• WHAT IS REQUIRED
In the records below, find the line containing "What is -28815 - y(75), if y(r) = -20 - 1*87?" and the line containing "Answer: -4007/43 ≈ -93.186"; please repeat exactly the lines from one to the other, both included, and nothing more.

• DATA PROVIDED

++++++

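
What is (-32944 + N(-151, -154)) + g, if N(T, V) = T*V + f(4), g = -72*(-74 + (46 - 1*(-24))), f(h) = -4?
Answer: -9406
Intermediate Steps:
g = 288 (g = -72*(-74 + (46 + 24)) = -72*(-74 + 70) = -72*(-4) = 288)
N(T, V) = -4 + T*V (N(T, V) = T*V - 4 = -4 + T*V)
(-32944 + N(-151, -154)) + g = (-32944 + (-4 - 151*(-154))) + 288 = (-32944 + (-4 + 23254)) + 288 = (-32944 + 23250) + 288 = -9694 + 288 = -9406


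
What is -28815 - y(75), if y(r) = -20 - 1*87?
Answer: -28708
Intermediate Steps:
y(r) = -107 (y(r) = -20 - 87 = -107)
-28815 - y(75) = -28815 - 1*(-107) = -28815 + 107 = -28708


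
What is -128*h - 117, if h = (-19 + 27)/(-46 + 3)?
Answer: -4007/43 ≈ -93.186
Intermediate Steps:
h = -8/43 (h = 8/(-43) = 8*(-1/43) = -8/43 ≈ -0.18605)
-128*h - 117 = -128*(-8/43) - 117 = 1024/43 - 117 = -4007/43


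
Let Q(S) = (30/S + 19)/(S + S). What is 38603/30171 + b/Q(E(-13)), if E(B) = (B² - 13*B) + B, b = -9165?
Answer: -11682804427427/37442211 ≈ -3.1202e+5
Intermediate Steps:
E(B) = B² - 12*B
Q(S) = (19 + 30/S)/(2*S) (Q(S) = (19 + 30/S)/((2*S)) = (19 + 30/S)*(1/(2*S)) = (19 + 30/S)/(2*S))
38603/30171 + b/Q(E(-13)) = 38603/30171 - 9165*338*(-12 - 13)²/(30 + 19*(-13*(-12 - 13))) = 38603*(1/30171) - 9165*211250/(30 + 19*(-13*(-25))) = 38603/30171 - 9165*211250/(30 + 19*325) = 38603/30171 - 9165*211250/(30 + 6175) = 38603/30171 - 9165/((½)*(1/105625)*6205) = 38603/30171 - 9165/1241/42250 = 38603/30171 - 9165*42250/1241 = 38603/30171 - 387221250/1241 = -11682804427427/37442211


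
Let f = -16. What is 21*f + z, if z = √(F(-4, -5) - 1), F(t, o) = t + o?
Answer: -336 + I*√10 ≈ -336.0 + 3.1623*I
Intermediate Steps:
F(t, o) = o + t
z = I*√10 (z = √((-5 - 4) - 1) = √(-9 - 1) = √(-10) = I*√10 ≈ 3.1623*I)
21*f + z = 21*(-16) + I*√10 = -336 + I*√10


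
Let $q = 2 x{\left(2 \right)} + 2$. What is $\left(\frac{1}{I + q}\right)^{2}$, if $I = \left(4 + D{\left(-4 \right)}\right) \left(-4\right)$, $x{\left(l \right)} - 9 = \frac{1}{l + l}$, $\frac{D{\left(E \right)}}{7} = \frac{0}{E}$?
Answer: $\frac{4}{81} \approx 0.049383$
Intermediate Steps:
$D{\left(E \right)} = 0$ ($D{\left(E \right)} = 7 \frac{0}{E} = 7 \cdot 0 = 0$)
$x{\left(l \right)} = 9 + \frac{1}{2 l}$ ($x{\left(l \right)} = 9 + \frac{1}{l + l} = 9 + \frac{1}{2 l}$)
$I = -16$ ($I = \left(4 + 0\right) \left(-4\right) = 4 \left(-4\right) = -16$)
$q = \frac{41}{2}$ ($q = 2 \left(9 + \frac{1}{2 \cdot 2}\right) + 2 = 2 \left(9 + \frac{1}{2} \cdot \frac{1}{2}\right) + 2 = 2 \left(9 + \frac{1}{4}\right) + 2 = 2 \cdot \frac{37}{4} + 2 = \frac{37}{2} + 2 = \frac{41}{2} \approx 20.5$)
$\left(\frac{1}{I + q}\right)^{2} = \left(\frac{1}{-16 + \frac{41}{2}}\right)^{2} = \left(\frac{1}{\frac{9}{2}}\right)^{2} = \left(\frac{2}{9}\right)^{2} = \frac{4}{81}$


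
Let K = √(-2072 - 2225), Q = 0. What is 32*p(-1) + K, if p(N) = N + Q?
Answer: -32 + I*√4297 ≈ -32.0 + 65.552*I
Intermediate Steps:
p(N) = N (p(N) = N + 0 = N)
K = I*√4297 (K = √(-4297) = I*√4297 ≈ 65.552*I)
32*p(-1) + K = 32*(-1) + I*√4297 = -32 + I*√4297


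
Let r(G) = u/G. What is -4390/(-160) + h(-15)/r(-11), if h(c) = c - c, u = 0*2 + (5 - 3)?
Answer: 439/16 ≈ 27.438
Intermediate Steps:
u = 2 (u = 0 + 2 = 2)
h(c) = 0
r(G) = 2/G
-4390/(-160) + h(-15)/r(-11) = -4390/(-160) + 0/((2/(-11))) = -4390*(-1/160) + 0/((2*(-1/11))) = 439/16 + 0/(-2/11) = 439/16 + 0*(-11/2) = 439/16 + 0 = 439/16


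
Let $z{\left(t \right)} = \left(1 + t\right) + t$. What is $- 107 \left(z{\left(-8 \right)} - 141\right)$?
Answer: $16692$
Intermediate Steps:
$z{\left(t \right)} = 1 + 2 t$
$- 107 \left(z{\left(-8 \right)} - 141\right) = - 107 \left(\left(1 + 2 \left(-8\right)\right) - 141\right) = - 107 \left(\left(1 - 16\right) - 141\right) = - 107 \left(-15 - 141\right) = \left(-107\right) \left(-156\right) = 16692$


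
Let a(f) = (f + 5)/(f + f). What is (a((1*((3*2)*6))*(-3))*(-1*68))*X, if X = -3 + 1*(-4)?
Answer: 12257/54 ≈ 226.98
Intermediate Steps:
X = -7 (X = -3 - 4 = -7)
a(f) = (5 + f)/(2*f) (a(f) = (5 + f)/((2*f)) = (5 + f)*(1/(2*f)) = (5 + f)/(2*f))
(a((1*((3*2)*6))*(-3))*(-1*68))*X = (((5 + (1*((3*2)*6))*(-3))/(2*(((1*((3*2)*6))*(-3)))))*(-1*68))*(-7) = (((5 + (1*(6*6))*(-3))/(2*(((1*(6*6))*(-3)))))*(-68))*(-7) = (((5 + (1*36)*(-3))/(2*(((1*36)*(-3)))))*(-68))*(-7) = (((5 + 36*(-3))/(2*((36*(-3)))))*(-68))*(-7) = (((½)*(5 - 108)/(-108))*(-68))*(-7) = (((½)*(-1/108)*(-103))*(-68))*(-7) = ((103/216)*(-68))*(-7) = -1751/54*(-7) = 12257/54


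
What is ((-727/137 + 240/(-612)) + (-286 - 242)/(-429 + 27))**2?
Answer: 4214328611689/219144760641 ≈ 19.231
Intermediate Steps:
((-727/137 + 240/(-612)) + (-286 - 242)/(-429 + 27))**2 = ((-727*1/137 + 240*(-1/612)) - 528/(-402))**2 = ((-727/137 - 20/51) - 528*(-1/402))**2 = (-39817/6987 + 88/67)**2 = (-2052883/468129)**2 = 4214328611689/219144760641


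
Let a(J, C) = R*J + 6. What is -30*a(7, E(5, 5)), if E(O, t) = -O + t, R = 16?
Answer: -3540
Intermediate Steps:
E(O, t) = t - O
a(J, C) = 6 + 16*J (a(J, C) = 16*J + 6 = 6 + 16*J)
-30*a(7, E(5, 5)) = -30*(6 + 16*7) = -30*(6 + 112) = -30*118 = -3540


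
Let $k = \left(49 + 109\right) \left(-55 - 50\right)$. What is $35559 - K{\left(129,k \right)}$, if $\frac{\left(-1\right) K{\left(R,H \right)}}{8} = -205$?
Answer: $33919$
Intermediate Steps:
$k = -16590$ ($k = 158 \left(-105\right) = -16590$)
$K{\left(R,H \right)} = 1640$ ($K{\left(R,H \right)} = \left(-8\right) \left(-205\right) = 1640$)
$35559 - K{\left(129,k \right)} = 35559 - 1640 = 33919$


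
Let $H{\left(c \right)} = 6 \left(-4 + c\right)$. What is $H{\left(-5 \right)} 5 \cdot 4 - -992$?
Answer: $-88$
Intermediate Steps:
$H{\left(c \right)} = -24 + 6 c$
$H{\left(-5 \right)} 5 \cdot 4 - -992 = \left(-24 + 6 \left(-5\right)\right) 5 \cdot 4 - -992 = \left(-24 - 30\right) 5 \cdot 4 + 992 = \left(-54\right) 5 \cdot 4 + 992 = \left(-270\right) 4 + 992 = -1080 + 992 = -88$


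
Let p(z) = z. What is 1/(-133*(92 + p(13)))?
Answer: -1/13965 ≈ -7.1608e-5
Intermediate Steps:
1/(-133*(92 + p(13))) = 1/(-133*(92 + 13)) = 1/(-133*105) = 1/(-13965) = -1/13965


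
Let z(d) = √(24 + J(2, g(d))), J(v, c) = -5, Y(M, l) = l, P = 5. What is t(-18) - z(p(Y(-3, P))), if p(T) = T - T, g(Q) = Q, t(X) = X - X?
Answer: -√19 ≈ -4.3589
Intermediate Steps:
t(X) = 0
p(T) = 0
z(d) = √19 (z(d) = √(24 - 5) = √19)
t(-18) - z(p(Y(-3, P))) = 0 - √19 = -√19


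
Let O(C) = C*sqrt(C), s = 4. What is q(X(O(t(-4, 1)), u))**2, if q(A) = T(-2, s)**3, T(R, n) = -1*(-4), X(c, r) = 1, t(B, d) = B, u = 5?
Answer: 4096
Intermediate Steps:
O(C) = C**(3/2)
T(R, n) = 4
q(A) = 64 (q(A) = 4**3 = 64)
q(X(O(t(-4, 1)), u))**2 = 64**2 = 4096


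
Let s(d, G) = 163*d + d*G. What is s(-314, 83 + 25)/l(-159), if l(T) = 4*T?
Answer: 42547/318 ≈ 133.80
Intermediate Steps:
s(d, G) = 163*d + G*d
s(-314, 83 + 25)/l(-159) = (-314*(163 + (83 + 25)))/((4*(-159))) = -314*(163 + 108)/(-636) = -314*271*(-1/636) = -85094*(-1/636) = 42547/318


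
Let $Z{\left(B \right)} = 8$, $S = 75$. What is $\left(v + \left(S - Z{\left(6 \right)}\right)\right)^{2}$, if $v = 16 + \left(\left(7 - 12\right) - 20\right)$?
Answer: $3364$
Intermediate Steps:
$v = -9$ ($v = 16 - 25 = -9$)
$\left(v + \left(S - Z{\left(6 \right)}\right)\right)^{2} = \left(-9 + \left(75 - 8\right)\right)^{2} = \left(-9 + 67\right)^{2} = 58^{2} = 3364$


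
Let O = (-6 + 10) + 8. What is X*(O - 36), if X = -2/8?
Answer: 6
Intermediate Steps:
O = 12 (O = 4 + 8 = 12)
X = -1/4 (X = -2*1/8 = -1/4 ≈ -0.25000)
X*(O - 36) = -(12 - 36)/4 = -1/4*(-24) = 6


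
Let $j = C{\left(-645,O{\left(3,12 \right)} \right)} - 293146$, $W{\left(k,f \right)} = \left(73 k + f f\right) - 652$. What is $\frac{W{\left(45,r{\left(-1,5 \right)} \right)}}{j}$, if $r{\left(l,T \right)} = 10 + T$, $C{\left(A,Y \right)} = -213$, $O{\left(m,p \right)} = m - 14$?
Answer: $- \frac{2858}{293359} \approx -0.0097423$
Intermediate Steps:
$O{\left(m,p \right)} = -14 + m$
$W{\left(k,f \right)} = -652 + f^{2} + 73 k$ ($W{\left(k,f \right)} = \left(73 k + f^{2}\right) - 652 = \left(f^{2} + 73 k\right) - 652 = -652 + f^{2} + 73 k$)
$j = -293359$ ($j = -213 - 293146 = -293359$)
$\frac{W{\left(45,r{\left(-1,5 \right)} \right)}}{j} = \frac{-652 + \left(10 + 5\right)^{2} + 73 \cdot 45}{-293359} = \left(-652 + 15^{2} + 3285\right) \left(- \frac{1}{293359}\right) = \left(-652 + 225 + 3285\right) \left(- \frac{1}{293359}\right) = 2858 \left(- \frac{1}{293359}\right) = - \frac{2858}{293359}$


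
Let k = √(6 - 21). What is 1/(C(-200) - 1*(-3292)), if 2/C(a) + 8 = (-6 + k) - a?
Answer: 28484946/93772748389 + I*√15/187545496778 ≈ 0.00030377 + 2.0651e-11*I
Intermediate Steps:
k = I*√15 (k = √(-15) = I*√15 ≈ 3.873*I)
C(a) = 2/(-14 - a + I*√15) (C(a) = 2/(-8 + ((-6 + I*√15) - a)) = 2/(-8 + (-6 - a + I*√15)) = 2/(-14 - a + I*√15))
1/(C(-200) - 1*(-3292)) = 1/(-2/(14 - 200 - I*√15) - 1*(-3292)) = 1/(-2/(-186 - I*√15) + 3292) = 1/(3292 - 2/(-186 - I*√15))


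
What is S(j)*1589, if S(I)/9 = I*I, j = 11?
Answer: 1730421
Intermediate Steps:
S(I) = 9*I² (S(I) = 9*(I*I) = 9*I²)
S(j)*1589 = (9*11²)*1589 = (9*121)*1589 = 1089*1589 = 1730421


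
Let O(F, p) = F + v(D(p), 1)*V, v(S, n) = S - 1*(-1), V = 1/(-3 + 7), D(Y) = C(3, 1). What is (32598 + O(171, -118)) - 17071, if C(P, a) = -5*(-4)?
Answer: 62813/4 ≈ 15703.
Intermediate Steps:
C(P, a) = 20
D(Y) = 20
V = ¼ (V = 1/4 = ¼ ≈ 0.25000)
v(S, n) = 1 + S (v(S, n) = S + 1 = 1 + S)
O(F, p) = 21/4 + F (O(F, p) = F + (1 + 20)*(¼) = F + 21*(¼) = F + 21/4 = 21/4 + F)
(32598 + O(171, -118)) - 17071 = (32598 + (21/4 + 171)) - 17071 = (32598 + 705/4) - 17071 = 131097/4 - 17071 = 62813/4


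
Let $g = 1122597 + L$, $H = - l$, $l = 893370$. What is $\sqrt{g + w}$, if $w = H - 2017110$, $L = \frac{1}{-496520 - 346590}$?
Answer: $\frac{i \sqrt{1270888868482407410}}{843110} \approx 1337.1 i$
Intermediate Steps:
$H = -893370$ ($H = \left(-1\right) 893370 = -893370$)
$L = - \frac{1}{843110}$ ($L = \frac{1}{-843110} = - \frac{1}{843110} \approx -1.1861 \cdot 10^{-6}$)
$g = \frac{946472756669}{843110}$ ($g = 1122597 - \frac{1}{843110} = \frac{946472756669}{843110} \approx 1.1226 \cdot 10^{6}$)
$w = -2910480$ ($w = -893370 - 2017110 = -2910480$)
$\sqrt{g + w} = \sqrt{\frac{946472756669}{843110} - 2910480} = \sqrt{- \frac{1507382036131}{843110}} = \frac{i \sqrt{1270888868482407410}}{843110}$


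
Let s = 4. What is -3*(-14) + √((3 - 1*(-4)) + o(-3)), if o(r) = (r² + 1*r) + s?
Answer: 42 + √17 ≈ 46.123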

++++++

• SOLUTION
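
What is -28815 - y(75), if y(r) = -20 - 1*87?
Answer: -28708
Intermediate Steps:
y(r) = -107 (y(r) = -20 - 87 = -107)
-28815 - y(75) = -28815 - 1*(-107) = -28815 + 107 = -28708


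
What is -128*h - 117, if h = (-19 + 27)/(-46 + 3)?
Answer: -4007/43 ≈ -93.186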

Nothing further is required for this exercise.